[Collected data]

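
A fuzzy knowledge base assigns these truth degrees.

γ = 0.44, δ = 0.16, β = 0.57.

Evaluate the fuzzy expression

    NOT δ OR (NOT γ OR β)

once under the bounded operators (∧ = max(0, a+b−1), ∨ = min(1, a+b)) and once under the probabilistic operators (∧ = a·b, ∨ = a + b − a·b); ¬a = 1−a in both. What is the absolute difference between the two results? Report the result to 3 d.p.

0.030

Under bounded:
  NOT δ = 1 − 0.16 = 0.84
  NOT γ = 1 − 0.44 = 0.56
  NOT γ OR β = min(1, a+b) on (0.56, 0.57) = 1.00
  NOT δ OR (NOT γ OR β) = min(1, a+b) on (0.84, 1.00) = 1.00
  → value = 1.0000
Under probabilistic:
  NOT δ = 1 − 0.1600 = 0.8400
  NOT γ = 1 − 0.4400 = 0.5600
  NOT γ OR β = a + b − a·b on (0.5600, 0.5700) = 0.8108
  NOT δ OR (NOT γ OR β) = a + b − a·b on (0.8400, 0.8108) = 0.9697
  → value = 0.9697
|1.0000 − 0.9697| = 0.030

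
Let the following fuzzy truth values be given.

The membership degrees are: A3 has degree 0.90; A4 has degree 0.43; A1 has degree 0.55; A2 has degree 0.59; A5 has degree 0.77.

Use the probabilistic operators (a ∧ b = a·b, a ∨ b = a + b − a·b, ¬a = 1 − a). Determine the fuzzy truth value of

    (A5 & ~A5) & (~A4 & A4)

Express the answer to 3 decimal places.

~A5 = 1 − 0.7700 = 0.2300
A5 & ~A5 = a·b on (0.7700, 0.2300) = 0.1771
~A4 = 1 − 0.4300 = 0.5700
~A4 & A4 = a·b on (0.5700, 0.4300) = 0.2451
(A5 & ~A5) & (~A4 & A4) = a·b on (0.1771, 0.2451) = 0.0434

0.043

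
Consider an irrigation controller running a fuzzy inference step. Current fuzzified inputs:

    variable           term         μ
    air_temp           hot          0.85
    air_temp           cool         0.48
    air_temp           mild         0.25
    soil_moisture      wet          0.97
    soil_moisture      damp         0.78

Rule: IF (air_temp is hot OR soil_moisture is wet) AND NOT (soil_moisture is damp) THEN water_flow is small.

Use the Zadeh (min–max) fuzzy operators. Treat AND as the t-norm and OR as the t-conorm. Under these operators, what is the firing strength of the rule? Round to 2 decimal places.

firing strength: (hot=0.85 OR wet=0.97) = 0.97; AND[min(a, b)] with ¬damp=1−0.78=0.22 → w = 0.22

0.22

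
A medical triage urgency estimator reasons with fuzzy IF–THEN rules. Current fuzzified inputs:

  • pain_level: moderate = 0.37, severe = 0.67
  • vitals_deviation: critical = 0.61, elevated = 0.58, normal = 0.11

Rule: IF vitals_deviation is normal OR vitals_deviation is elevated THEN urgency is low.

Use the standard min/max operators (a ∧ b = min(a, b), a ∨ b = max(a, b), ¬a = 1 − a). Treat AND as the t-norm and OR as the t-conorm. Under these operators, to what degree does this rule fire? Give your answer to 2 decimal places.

firing strength: normal=0.11, elevated=0.58; OR[max(a, b)] → w = 0.58

0.58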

• [Requirement]:
Look over the entries above and say how many lines contain "urgency"; give only the number.

• [Result]:
2